◆ Task to carry out: Could each entry below be printed again exactly as given?

[Stored data]
============================================================

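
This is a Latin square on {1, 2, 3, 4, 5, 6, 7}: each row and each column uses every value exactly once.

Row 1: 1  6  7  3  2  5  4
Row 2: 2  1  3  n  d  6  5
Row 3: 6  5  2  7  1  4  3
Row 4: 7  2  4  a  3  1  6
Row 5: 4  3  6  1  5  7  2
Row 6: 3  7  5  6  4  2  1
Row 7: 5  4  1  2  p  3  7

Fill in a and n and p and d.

a = 5, n = 4, p = 6, d = 7

At (row 4, col 4): row 4 already has {1, 2, 3, 4, 6, 7}, so the value is 5.
For row 2, column 4: column 4 already has {1, 2, 3, 5, 6, 7}; that leaves 4.
Cell (7,5): row 7 already has {1, 2, 3, 4, 5, 7} → 6.
Cell (2,5): row 2 already has {1, 2, 3, 4, 5, 6} → 7.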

============================================================

◆ Output for this task:
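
This is a Latin square on {1, 2, 3, 4, 5, 6, 7}: each row and each column uses every value exactly once.

Row 1: 1  6  7  3  2  5  4
Row 2: 2  1  3  n  d  6  5
Row 3: 6  5  2  7  1  4  3
Row 4: 7  2  4  a  3  1  6
Row 5: 4  3  6  1  5  7  2
Row 6: 3  7  5  6  4  2  1
Row 7: 5  4  1  2  p  3  7

Fill in a and n and p and d.

a = 5, n = 4, p = 6, d = 7

At (row 4, col 4): row 4 already has {1, 2, 3, 4, 6, 7}, so the value is 5.
For row 2, column 4: column 4 already has {1, 2, 3, 5, 6, 7}; that leaves 4.
Cell (7,5): row 7 already has {1, 2, 3, 4, 5, 7} → 6.
Cell (2,5): row 2 already has {1, 2, 3, 4, 5, 6} → 7.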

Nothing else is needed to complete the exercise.